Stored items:
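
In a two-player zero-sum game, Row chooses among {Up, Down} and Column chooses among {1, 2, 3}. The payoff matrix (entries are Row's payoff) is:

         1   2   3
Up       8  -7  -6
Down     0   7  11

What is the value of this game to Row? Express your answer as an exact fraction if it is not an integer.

Row minima: Up → -7, Down → 0; maximin = 0.
Column maxima: 1 → 8, 2 → 7, 3 → 11; minimax = 7.
0 ≠ 7, so there is no saddle point; optimal play is mixed.
3 is strictly dominated by 2 (it gives Row strictly more in every row), so Column never plays it.
On the remaining 2×2 (Up, Down vs 1, 2):
Let Row play Up with probability p. Expected payoff against 1: 8p + 0(1−p) = 8p; against 2: (-7)p + 7(1−p) = −14p + 7.
Setting these equal: 8p = −14p + 7 ⇒ 22p = 7 ⇒ p = 7/22, and the value is (8)·(7/22) = 28/11.
For Column: with q = P(1), equating Up's and Down's payoffs gives 15q − 7 = −7q + 7 ⇒ q = 7/11.

28/11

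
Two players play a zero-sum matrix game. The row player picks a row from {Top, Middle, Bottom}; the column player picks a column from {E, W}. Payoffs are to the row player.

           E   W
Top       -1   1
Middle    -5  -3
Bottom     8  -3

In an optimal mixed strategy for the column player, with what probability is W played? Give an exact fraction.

9/13

Row minima: Top → -1, Middle → -5, Bottom → -3; maximin = -1.
Column maxima: E → 8, W → 1; minimax = 1.
-1 ≠ 1, so there is no saddle point; optimal play is mixed.
Middle is strictly dominated by Top, so the row player never plays it.
On the remaining 2×2 (Top, Bottom vs E, W):
Let the row player play Top with probability p. Expected payoff against E: (-1)p + 8(1−p) = −9p + 8; against W: 1p + (-3)(1−p) = 4p − 3.
Setting these equal: −9p + 8 = 4p − 3 ⇒ −13p = -11 ⇒ p = 11/13, and the value is (-9)·(11/13) + 8 = 5/13.
For the column player: with q = P(E), equating Top's and Bottom's payoffs gives −2q + 1 = 11q − 3 ⇒ q = 4/13.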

• **ASSIGNMENT**
Whatever appears in the records must be returned exactly.

• **ANSWER BELOW**
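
In a two-player zero-sum game, Row chooses among {Up, Down} and Column chooses among {1, 2, 3}. The payoff matrix (entries are Row's payoff) is:

         1   2   3
Up       8  -7  -6
Down     0   7  11

What is the value of this game to Row? Express your answer as an exact fraction if it is not an integer.

Row minima: Up → -7, Down → 0; maximin = 0.
Column maxima: 1 → 8, 2 → 7, 3 → 11; minimax = 7.
0 ≠ 7, so there is no saddle point; optimal play is mixed.
3 is strictly dominated by 2 (it gives Row strictly more in every row), so Column never plays it.
On the remaining 2×2 (Up, Down vs 1, 2):
Let Row play Up with probability p. Expected payoff against 1: 8p + 0(1−p) = 8p; against 2: (-7)p + 7(1−p) = −14p + 7.
Setting these equal: 8p = −14p + 7 ⇒ 22p = 7 ⇒ p = 7/22, and the value is (8)·(7/22) = 28/11.
For Column: with q = P(1), equating Up's and Down's payoffs gives 15q − 7 = −7q + 7 ⇒ q = 7/11.

28/11

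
Two players play a zero-sum matrix game. The row player picks a row from {Top, Middle, Bottom}; the column player picks a column from {E, W}. Payoffs are to the row player.

           E   W
Top       -1   1
Middle    -5  -3
Bottom     8  -3

In an optimal mixed strategy for the column player, with what probability is W played? Give an exact fraction.

9/13

Row minima: Top → -1, Middle → -5, Bottom → -3; maximin = -1.
Column maxima: E → 8, W → 1; minimax = 1.
-1 ≠ 1, so there is no saddle point; optimal play is mixed.
Middle is strictly dominated by Top, so the row player never plays it.
On the remaining 2×2 (Top, Bottom vs E, W):
Let the row player play Top with probability p. Expected payoff against E: (-1)p + 8(1−p) = −9p + 8; against W: 1p + (-3)(1−p) = 4p − 3.
Setting these equal: −9p + 8 = 4p − 3 ⇒ −13p = -11 ⇒ p = 11/13, and the value is (-9)·(11/13) + 8 = 5/13.
For the column player: with q = P(E), equating Top's and Bottom's payoffs gives −2q + 1 = 11q − 3 ⇒ q = 4/13.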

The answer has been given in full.